**The data:**
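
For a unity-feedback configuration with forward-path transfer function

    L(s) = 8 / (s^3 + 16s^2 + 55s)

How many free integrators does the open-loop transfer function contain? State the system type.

The denominator has 1 factor of s at the origin (free integrator), so this is a Type 1 system.

Type 1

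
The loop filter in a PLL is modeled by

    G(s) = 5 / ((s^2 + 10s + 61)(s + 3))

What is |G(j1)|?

Substitute s = j1: numerator = 5, denominator = 170 + j90.
|G(j1)| = |5| / |170 + j90| = 5 / 192.35 ≈ 0.02599.

|G(j1)| ≈ 0.02599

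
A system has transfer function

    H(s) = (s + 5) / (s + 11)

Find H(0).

Set s = 0: H(0) = (5) / (11) = 5/11.

H(0) = 5/11 ≈ 0.4545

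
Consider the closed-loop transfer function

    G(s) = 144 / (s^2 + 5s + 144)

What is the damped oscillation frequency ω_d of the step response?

Comparing s^2 + 5s + 144 to s^2 + 2ζωₙs + ωₙ²: ωₙ = 12 rad/s and ζ = 5/(2·12) ≈ 0.2083.
ζωₙ = 5/2 = 2.5, so ω_d = ωₙ√(1−ζ²) = √(ωₙ² − (ζωₙ)²) = √(144 − 2.5²) = √137.75 ≈ 11.74 rad/s.

ω_d ≈ 11.74 rad/s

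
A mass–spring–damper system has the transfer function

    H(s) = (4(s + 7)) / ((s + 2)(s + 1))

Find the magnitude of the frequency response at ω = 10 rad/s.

|H(j10)| ≈ 0.4764

Substitute s = j10: numerator = 28 + j40, denominator = -98 + j30.
|H(j10)| = |28 + j40| / |-98 + j30| = 48.826 / 102.49 ≈ 0.4764.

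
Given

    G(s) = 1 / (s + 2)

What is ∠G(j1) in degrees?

∠G(j1) ≈ -26.57°

At s = j1: numerator = 1, denominator = 2 + j1.
∠G = ∠num − ∠den = 0° − (26.565°) = -26.57°.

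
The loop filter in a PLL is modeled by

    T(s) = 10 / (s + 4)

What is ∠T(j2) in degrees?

At s = j2: numerator = 10, denominator = 4 + j2.
∠T = ∠num − ∠den = 0° − (26.565°) = -26.57°.

∠T(j2) ≈ -26.57°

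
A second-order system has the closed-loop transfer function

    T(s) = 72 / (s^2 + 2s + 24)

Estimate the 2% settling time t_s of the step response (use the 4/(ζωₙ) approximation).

t_s ≈ 4 s

Comparing s^2 + 2s + 24 to s^2 + 2ζωₙs + ωₙ²: ωₙ = √24 ≈ 4.899 rad/s and ζ = 2/(2·√24) ≈ 0.2041.
ζωₙ = 2/2 = 1, so t_s ≈ 4/(ζωₙ) = 4/1 = 4 s.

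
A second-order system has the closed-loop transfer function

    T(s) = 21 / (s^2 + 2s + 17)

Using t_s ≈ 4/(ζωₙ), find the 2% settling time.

t_s ≈ 4 s

Comparing s^2 + 2s + 17 to s^2 + 2ζωₙs + ωₙ²: ωₙ = √17 ≈ 4.123 rad/s and ζ = 2/(2·√17) ≈ 0.2425.
ζωₙ = 2/2 = 1, so t_s ≈ 4/(ζωₙ) = 4/1 = 4 s.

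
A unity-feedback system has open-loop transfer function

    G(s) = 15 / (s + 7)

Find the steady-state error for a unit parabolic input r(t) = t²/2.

G(s) has no poles at the origin.
This is a Type 0 system; Ka = lim_{s→0} s^2·G(s) = 0, so the steady-state error for a parabola input is infinite.

e_ss = ∞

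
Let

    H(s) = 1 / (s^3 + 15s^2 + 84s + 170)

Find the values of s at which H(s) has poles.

The poles are the roots of the denominator s^3 + 15s^2 + 84s + 170 = 0.
Trying s = -5: the polynomial evaluates to 0, so (s + 5) is a factor.
Dividing out leaves s^2 + 10s + 34 = 0.
The quadratic formula then gives s = -5 ± 3j.

s = -5 + 3j, -5 - 3j, -5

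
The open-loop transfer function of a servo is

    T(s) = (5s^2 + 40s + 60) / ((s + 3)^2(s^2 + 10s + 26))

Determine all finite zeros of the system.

Set the numerator to zero: 5s^2 + 40s + 60 = 0, i.e. 5·(s^2 + 8s + 12) = 0.
Factoring: (s + 6)(s + 2) = 0.

s = -6, -2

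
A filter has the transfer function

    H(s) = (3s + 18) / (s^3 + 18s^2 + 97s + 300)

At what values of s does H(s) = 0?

Set the numerator to zero: 3s + 18 = 0, i.e. 3·(s + 6) = 0.
So s = -6.

s = -6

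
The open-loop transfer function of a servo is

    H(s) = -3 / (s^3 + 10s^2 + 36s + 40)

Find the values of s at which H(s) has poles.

s = -4 + 2j, -4 - 2j, -2

The poles are the roots of the denominator s^3 + 10s^2 + 36s + 40 = 0.
Trying s = -2: the polynomial evaluates to 0, so (s + 2) is a factor.
Dividing out leaves s^2 + 8s + 20 = 0.
The quadratic formula then gives s = -4 ± 2j.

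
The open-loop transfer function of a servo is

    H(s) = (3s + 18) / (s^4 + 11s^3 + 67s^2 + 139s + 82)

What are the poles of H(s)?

The poles are the roots of the denominator s^4 + 11s^3 + 67s^2 + 139s + 82 = 0.
Trying s = -1: the polynomial evaluates to 0, so (s + 1) is a factor.
Dividing out leaves s^3 + 10s^2 + 57s + 82 = 0.
This factors further as (s^2 + 8s + 41)(s + 2) = 0.

s = -1, -4 ± 5j, -2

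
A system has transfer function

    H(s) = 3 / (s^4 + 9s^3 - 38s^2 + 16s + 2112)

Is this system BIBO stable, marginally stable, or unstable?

unstable

The denominator s^4 + 9s^3 - 38s^2 + 16s + 2112 factors as (s + 6)(s + 11)(s^2 - 8s + 32), giving poles at s = -6, -11, 4 + 4j, 4 - 4j.
Since the pole(s) at s = 4 ± 4j lie in the right half-plane, the system is unstable.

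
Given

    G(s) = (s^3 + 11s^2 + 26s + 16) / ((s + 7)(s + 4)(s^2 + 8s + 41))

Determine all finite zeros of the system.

s = -1, -2, -8

Set the numerator to zero: s^3 + 11s^2 + 26s + 16 = 0.
Factoring: (s + 1)(s + 2)(s + 8) = 0.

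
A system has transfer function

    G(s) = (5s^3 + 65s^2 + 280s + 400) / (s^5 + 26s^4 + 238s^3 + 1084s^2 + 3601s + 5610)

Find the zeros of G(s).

Set the numerator to zero: 5s^3 + 65s^2 + 280s + 400 = 0, i.e. 5·(s^3 + 13s^2 + 56s + 80) = 0.
Factoring: (s + 4)^2(s + 5) = 0.

s = -4, -4, -5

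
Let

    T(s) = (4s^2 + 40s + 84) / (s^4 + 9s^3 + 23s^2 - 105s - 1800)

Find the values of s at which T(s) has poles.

s = 5, -3 + 6j, -3 - 6j, -8

The poles are the roots of the denominator s^4 + 9s^3 + 23s^2 - 105s - 1800 = 0.
Trying s = 5: the polynomial evaluates to 0, so (s - 5) is a factor.
Dividing out leaves s^3 + 14s^2 + 93s + 360 = 0.
This factors further as (s^2 + 6s + 45)(s + 8) = 0.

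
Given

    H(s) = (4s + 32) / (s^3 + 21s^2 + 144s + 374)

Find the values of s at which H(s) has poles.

s = -5 + 3j, -5 - 3j, -11

The poles are the roots of the denominator s^3 + 21s^2 + 144s + 374 = 0.
Trying s = -11: the polynomial evaluates to 0, so (s + 11) is a factor.
Dividing out leaves s^2 + 10s + 34 = 0.
The quadratic formula then gives s = -5 ± 3j.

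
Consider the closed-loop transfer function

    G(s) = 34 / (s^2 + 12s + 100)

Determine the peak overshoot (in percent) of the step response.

Comparing s^2 + 12s + 100 to s^2 + 2ζωₙs + ωₙ²: ωₙ = 10 rad/s and ζ = 12/(2·10) = 0.6.
%OS = 100·exp(−πζ/√(1−ζ²)) = 100·exp(−π·0.6/√(1−0.6²)) ≈ 9.48%.

%OS ≈ 9.48%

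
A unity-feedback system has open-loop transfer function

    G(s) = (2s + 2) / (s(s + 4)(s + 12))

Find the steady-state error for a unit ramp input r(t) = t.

e_ss = 24

G(s) has one pole at the origin.
This is a Type 1 system. Kv = lim_{s→0} s·G(s) = 2/48 = 1/24.
e_ss = 1/Kv = 1/(1/24) = 24.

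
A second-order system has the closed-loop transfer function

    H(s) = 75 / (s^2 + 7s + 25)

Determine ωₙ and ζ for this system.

ωₙ = 5 rad/s, ζ = 0.7

Compare the denominator to the standard form s^2 + 2ζωₙs + ωₙ².
ωₙ² = 25, so ωₙ = 5 rad/s.
2ζωₙ = 7, so ζ = 7/(2·5) = 0.7.
With ζ = 0.7 the response is underdamped.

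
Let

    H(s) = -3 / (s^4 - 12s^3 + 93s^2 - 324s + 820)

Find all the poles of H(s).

The poles are the roots of the denominator s^4 - 12s^3 + 93s^2 - 324s + 820 = 0.
No real roots exist; factor into two real quadratics: (s^2 - 8s + 41)(s^2 - 4s + 20) = 0.
Each quadratic gives a conjugate pair via the quadratic formula.

s = 4 ± 5j, 2 ± 4j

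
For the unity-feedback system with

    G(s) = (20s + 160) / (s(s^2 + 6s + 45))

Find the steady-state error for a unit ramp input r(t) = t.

G(s) has one pole at the origin.
This is a Type 1 system. Kv = lim_{s→0} s·G(s) = 160/45 = 32/9.
e_ss = 1/Kv = 1/(32/9) = 9/32 ≈ 0.2812.

e_ss = 0.2812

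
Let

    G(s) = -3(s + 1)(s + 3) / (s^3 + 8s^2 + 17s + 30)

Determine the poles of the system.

s = -1 + 2j, -1 - 2j, -6

The poles are the roots of the denominator s^3 + 8s^2 + 17s + 30 = 0.
Trying s = -6: the polynomial evaluates to 0, so (s + 6) is a factor.
Dividing out leaves s^2 + 2s + 5 = 0.
The quadratic formula then gives s = -1 ± 2j.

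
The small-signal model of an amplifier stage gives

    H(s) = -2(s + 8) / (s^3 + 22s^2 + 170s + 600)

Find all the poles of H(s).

s = -5 ± 5j, -12

The poles are the roots of the denominator s^3 + 22s^2 + 170s + 600 = 0.
Trying s = -12: the polynomial evaluates to 0, so (s + 12) is a factor.
Dividing out leaves s^2 + 10s + 50 = 0.
The quadratic formula then gives s = -5 ± 5j.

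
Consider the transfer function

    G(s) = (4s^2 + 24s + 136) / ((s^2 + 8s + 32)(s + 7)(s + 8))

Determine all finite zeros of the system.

Set the numerator to zero: 4s^2 + 24s + 136 = 0, i.e. 4·(s^2 + 6s + 34) = 0.
Factoring: (s^2 + 6s + 34) = 0.

s = -3 ± 5j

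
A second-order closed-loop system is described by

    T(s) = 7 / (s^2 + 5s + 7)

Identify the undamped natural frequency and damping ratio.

ωₙ ≈ 2.646 rad/s, ζ ≈ 0.9449

Compare the denominator to the standard form s^2 + 2ζωₙs + ωₙ².
ωₙ² = 7, so ωₙ = √7 ≈ 2.646 rad/s.
2ζωₙ = 5, so ζ = 5/(2·√7) ≈ 0.9449.
With ζ = 0.9449 the response is underdamped.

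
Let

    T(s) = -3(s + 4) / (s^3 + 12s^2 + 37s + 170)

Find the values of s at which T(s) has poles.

s = -10, -1 + 4j, -1 - 4j

The poles are the roots of the denominator s^3 + 12s^2 + 37s + 170 = 0.
Trying s = -10: the polynomial evaluates to 0, so (s + 10) is a factor.
Dividing out leaves s^2 + 2s + 17 = 0.
The quadratic formula then gives s = -1 ± 4j.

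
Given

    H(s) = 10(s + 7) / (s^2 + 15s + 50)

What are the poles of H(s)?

s = -5, -10

The poles are the roots of the denominator s^2 + 15s + 50 = 0.
Factoring: (s + 5)(s + 10) = 0, so s = -5 and s = -10.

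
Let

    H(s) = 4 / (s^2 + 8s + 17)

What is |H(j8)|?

Substitute s = j8: numerator = 4, denominator = -47 + j64.
|H(j8)| = |4| / |-47 + j64| = 4 / 79.404 ≈ 0.05038.

|H(j8)| ≈ 0.05038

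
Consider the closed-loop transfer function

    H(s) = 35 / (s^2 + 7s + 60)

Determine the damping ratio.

Compare the denominator to the standard form s^2 + 2ζωₙs + ωₙ².
ωₙ² = 60, so ωₙ = √60 ≈ 7.746 rad/s.
2ζωₙ = 7, so ζ = 7/(2·√60) ≈ 0.4518.

ζ ≈ 0.4518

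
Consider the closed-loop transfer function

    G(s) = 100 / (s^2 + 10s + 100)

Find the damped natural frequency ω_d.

Comparing s^2 + 10s + 100 to s^2 + 2ζωₙs + ωₙ²: ωₙ = 10 rad/s and ζ = 10/(2·10) = 0.5.
ζωₙ = 10/2 = 5, so ω_d = ωₙ√(1−ζ²) = √(ωₙ² − (ζωₙ)²) = √(100 − 5²) = √75 ≈ 8.660 rad/s.

ω_d ≈ 8.660 rad/s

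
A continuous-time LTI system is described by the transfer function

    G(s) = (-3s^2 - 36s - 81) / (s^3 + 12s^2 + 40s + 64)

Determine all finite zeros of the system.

Set the numerator to zero: -3s^2 - 36s - 81 = 0, i.e. -3·(s^2 + 12s + 27) = 0.
Factoring: (s + 9)(s + 3) = 0.

s = -9, -3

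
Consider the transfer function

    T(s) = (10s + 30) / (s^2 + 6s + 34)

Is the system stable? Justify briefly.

The poles can be read from the denominator factors: s = -3 + 5j, -3 - 5j.
Since all poles lie strictly in the left half-plane, the system is stable.

stable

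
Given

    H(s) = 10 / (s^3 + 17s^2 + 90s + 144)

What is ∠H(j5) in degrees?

∠H(j5) ≈ -130.8°

At s = j5: numerator = 10, denominator = -281 + j325.
∠H = ∠num − ∠den = 0° − (130.85°) = -130.8°.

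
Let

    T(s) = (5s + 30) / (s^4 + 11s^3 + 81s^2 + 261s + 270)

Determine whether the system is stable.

The denominator s^4 + 11s^3 + 81s^2 + 261s + 270 factors as (s + 3)(s^2 + 6s + 45)(s + 2), giving poles at s = -3, -3 ± 6j, -2.
Since all poles lie strictly in the left half-plane, the system is stable.

stable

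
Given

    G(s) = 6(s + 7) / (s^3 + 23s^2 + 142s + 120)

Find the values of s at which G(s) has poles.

s = -12, -1, -10

The poles are the roots of the denominator s^3 + 23s^2 + 142s + 120 = 0.
Trying s = -12: the polynomial evaluates to 0, so (s + 12) is a factor.
Dividing out leaves s^2 + 11s + 10 = 0.
Factoring the quadratic: (s + 1)(s + 10) = 0.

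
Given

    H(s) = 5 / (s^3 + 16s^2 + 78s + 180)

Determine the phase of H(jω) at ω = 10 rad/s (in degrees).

At s = j10: numerator = 5, denominator = -1420 - j220.
∠H = ∠num − ∠den = 0° − (-171.19°) = 171.2°.

∠H(j10) ≈ 171.2°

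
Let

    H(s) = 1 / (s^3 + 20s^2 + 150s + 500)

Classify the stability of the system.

The denominator s^3 + 20s^2 + 150s + 500 factors as (s^2 + 10s + 50)(s + 10), giving poles at s = -5 ± 5j, -10.
Since all poles lie strictly in the left half-plane, the system is stable.

stable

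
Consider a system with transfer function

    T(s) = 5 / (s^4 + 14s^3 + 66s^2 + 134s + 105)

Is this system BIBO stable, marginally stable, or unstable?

stable

The denominator s^4 + 14s^3 + 66s^2 + 134s + 105 factors as (s^2 + 4s + 5)(s + 7)(s + 3), giving poles at s = -2 ± j, -7, -3.
Since all poles lie strictly in the left half-plane, the system is stable.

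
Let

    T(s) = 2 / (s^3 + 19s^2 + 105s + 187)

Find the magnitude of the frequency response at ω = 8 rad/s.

Substitute s = j8: numerator = 2, denominator = -1029 + j328.
|T(j8)| = |2| / |-1029 + j328| = 2 / 1080.0 ≈ 0.001852.

|T(j8)| ≈ 0.001852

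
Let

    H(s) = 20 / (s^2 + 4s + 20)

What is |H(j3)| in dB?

Substitute s = j3: numerator = 20, denominator = 11 + j12.
|H(j3)| = |20| / |11 + j12| = 20 / 16.279 ≈ 1.229.
In decibels: 20·log₁₀(1.229) ≈ 1.79 dB.

|H(j3)|_dB ≈ 1.79 dB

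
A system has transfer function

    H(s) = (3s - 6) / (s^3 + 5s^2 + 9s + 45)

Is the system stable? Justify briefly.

The denominator s^3 + 5s^2 + 9s + 45 factors as (s^2 + 9)(s + 5), giving poles at s = ±3j, -5.
Since the simple pole(s) at s = 3j, -3j lie on the jω-axis with none in the right half-plane, the system is marginally stable.

marginally stable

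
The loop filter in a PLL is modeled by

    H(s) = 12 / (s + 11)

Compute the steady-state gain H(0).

H(0) = 12/11 ≈ 1.091

Set s = 0: H(0) = (12) / (11) = 12/11.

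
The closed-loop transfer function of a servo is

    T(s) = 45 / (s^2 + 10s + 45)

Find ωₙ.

ωₙ ≈ 6.708 rad/s

Compare the denominator to the standard form s^2 + 2ζωₙs + ωₙ².
ωₙ² = 45, so ωₙ = √45 ≈ 6.708 rad/s.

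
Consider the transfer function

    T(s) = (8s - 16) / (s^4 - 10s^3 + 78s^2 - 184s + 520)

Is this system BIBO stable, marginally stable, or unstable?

unstable

The denominator s^4 - 10s^3 + 78s^2 - 184s + 520 factors as (s^2 - 8s + 52)(s^2 - 2s + 10), giving poles at s = 4 + 6j, 4 - 6j, 1 + 3j, 1 - 3j.
Since the pole(s) at s = 4 ± 6j, 1 ± 3j lie in the right half-plane, the system is unstable.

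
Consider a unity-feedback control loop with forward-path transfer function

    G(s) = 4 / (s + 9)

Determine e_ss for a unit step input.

G(s) has no poles at the origin.
This is a Type 0 system. Kp = lim_{s→0} G(s) = 4/9.
e_ss = 1/(1 + Kp) = 1/(1 + 4/9) = 9/13 ≈ 0.6923.

e_ss = 0.6923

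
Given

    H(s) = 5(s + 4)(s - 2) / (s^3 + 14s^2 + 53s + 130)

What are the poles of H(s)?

s = -2 + 3j, -2 - 3j, -10

The poles are the roots of the denominator s^3 + 14s^2 + 53s + 130 = 0.
Trying s = -10: the polynomial evaluates to 0, so (s + 10) is a factor.
Dividing out leaves s^2 + 4s + 13 = 0.
The quadratic formula then gives s = -2 ± 3j.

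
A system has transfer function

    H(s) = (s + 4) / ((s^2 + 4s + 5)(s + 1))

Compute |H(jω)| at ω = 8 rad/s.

Substitute s = j8: numerator = 4 + j8, denominator = -315 - j440.
|H(j8)| = |4 + j8| / |-315 - j440| = 8.9443 / 541.13 ≈ 0.01653.

|H(j8)| ≈ 0.01653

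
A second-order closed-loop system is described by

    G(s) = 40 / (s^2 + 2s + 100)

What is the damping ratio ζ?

ζ = 0.1

Compare the denominator to the standard form s^2 + 2ζωₙs + ωₙ².
ωₙ² = 100, so ωₙ = 10 rad/s.
2ζωₙ = 2, so ζ = 2/(2·10) = 0.1.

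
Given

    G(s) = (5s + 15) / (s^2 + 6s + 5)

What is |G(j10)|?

Substitute s = j10: numerator = 15 + j50, denominator = -95 + j60.
|G(j10)| = |15 + j50| / |-95 + j60| = 52.202 / 112.36 ≈ 0.4646.

|G(j10)| ≈ 0.4646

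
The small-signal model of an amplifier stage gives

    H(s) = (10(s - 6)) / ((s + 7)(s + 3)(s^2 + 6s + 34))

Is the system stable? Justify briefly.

The poles can be read from the denominator factors: s = -7, -3, -3 + 5j, -3 - 5j.
Since all poles lie strictly in the left half-plane, the system is stable.

stable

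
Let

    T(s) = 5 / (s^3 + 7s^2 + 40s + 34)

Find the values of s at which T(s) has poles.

The poles are the roots of the denominator s^3 + 7s^2 + 40s + 34 = 0.
Trying s = -1: the polynomial evaluates to 0, so (s + 1) is a factor.
Dividing out leaves s^2 + 6s + 34 = 0.
The quadratic formula then gives s = -3 ± 5j.

s = -3 ± 5j, -1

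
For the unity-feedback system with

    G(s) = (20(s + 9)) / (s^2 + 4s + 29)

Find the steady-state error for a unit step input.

e_ss = 0.1388

G(s) has no poles at the origin.
This is a Type 0 system. Kp = lim_{s→0} G(s) = 180/29.
e_ss = 1/(1 + Kp) = 1/(1 + 180/29) = 29/209 ≈ 0.1388.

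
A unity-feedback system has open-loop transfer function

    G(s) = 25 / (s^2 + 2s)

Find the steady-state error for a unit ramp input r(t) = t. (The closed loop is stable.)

G(s) has one pole at the origin.
This is a Type 1 system. Kv = lim_{s→0} s·G(s) = 25/2.
e_ss = 1/Kv = 1/(25/2) = 2/25 ≈ 0.08000.

e_ss = 0.08000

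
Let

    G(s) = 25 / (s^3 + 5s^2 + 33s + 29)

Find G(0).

Set s = 0: G(0) = (25) / (29) = 25/29.

G(0) = 25/29 ≈ 0.8621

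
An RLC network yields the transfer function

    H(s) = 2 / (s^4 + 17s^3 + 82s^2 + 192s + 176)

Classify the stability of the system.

The denominator s^4 + 17s^3 + 82s^2 + 192s + 176 factors as (s^2 + 4s + 8)(s + 11)(s + 2), giving poles at s = -2 + 2j, -2 - 2j, -11, -2.
Since all poles lie strictly in the left half-plane, the system is stable.

stable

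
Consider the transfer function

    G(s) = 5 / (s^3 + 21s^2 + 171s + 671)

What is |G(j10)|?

|G(j10)| ≈ 0.003133

Substitute s = j10: numerator = 5, denominator = -1429 + j710.
|G(j10)| = |5| / |-1429 + j710| = 5 / 1595.7 ≈ 0.003133.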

**Exercise requirements:** From the first line of the data above to the line containing "L(s) = 8 / (s^3 + 16s^2 + 55s)", repeat everything exactly and add nothing.

**Expected answer:**
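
For a unity-feedback configuration with forward-path transfer function

    L(s) = 8 / (s^3 + 16s^2 + 55s)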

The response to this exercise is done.